Work task: Reproduce the complete set of records, exactly as they appear.

[Start of Attachment]

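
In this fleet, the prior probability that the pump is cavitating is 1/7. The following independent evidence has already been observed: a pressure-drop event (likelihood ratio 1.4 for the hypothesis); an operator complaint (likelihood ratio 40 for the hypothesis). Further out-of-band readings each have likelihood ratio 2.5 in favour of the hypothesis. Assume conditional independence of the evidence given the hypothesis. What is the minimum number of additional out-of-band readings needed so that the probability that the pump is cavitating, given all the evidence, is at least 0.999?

6

Prior odds = (1/7)/(6/7) = 1/6.
Combined Bayes factor of the evidence already in hand = 1.4 × 40 = 56.
Odds after that evidence = (1/6) × 56 = 28/3.
Target odds = 0.999/0.001 = 999.
Need 2.5ⁿ ≥ 999 ÷ (28/3) = 2997/28.
2.5⁵ = 97.65625 falls short of 2997/28 but 2.5⁶ = 244.140625 reaches it, so n = 6.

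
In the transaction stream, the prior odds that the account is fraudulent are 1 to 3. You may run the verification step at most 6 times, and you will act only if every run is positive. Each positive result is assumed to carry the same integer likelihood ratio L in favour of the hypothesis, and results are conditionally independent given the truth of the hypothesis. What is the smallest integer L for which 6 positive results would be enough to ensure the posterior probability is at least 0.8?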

[End of Attachment]

Expected answer:
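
In this fleet, the prior probability that the pump is cavitating is 1/7. The following independent evidence has already been observed: a pressure-drop event (likelihood ratio 1.4 for the hypothesis); an operator complaint (likelihood ratio 40 for the hypothesis). Further out-of-band readings each have likelihood ratio 2.5 in favour of the hypothesis. Assume conditional independence of the evidence given the hypothesis. What is the minimum number of additional out-of-band readings needed so that the probability that the pump is cavitating, given all the evidence, is at least 0.999?

6

Prior odds = (1/7)/(6/7) = 1/6.
Combined Bayes factor of the evidence already in hand = 1.4 × 40 = 56.
Odds after that evidence = (1/6) × 56 = 28/3.
Target odds = 0.999/0.001 = 999.
Need 2.5ⁿ ≥ 999 ÷ (28/3) = 2997/28.
2.5⁵ = 97.65625 falls short of 2997/28 but 2.5⁶ = 244.140625 reaches it, so n = 6.

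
In the transaction stream, the prior odds that the account is fraudulent are 1 to 3. You may run the verification step at most 6 times, and you will act only if every run is positive. Each positive result is assumed to carry the same integer likelihood ratio L in favour of the hypothesis, and results are conditionally independent given the truth of the hypothesis. What is the smallest integer L for which 6 positive results would be enough to ensure the posterior probability is at least 0.8?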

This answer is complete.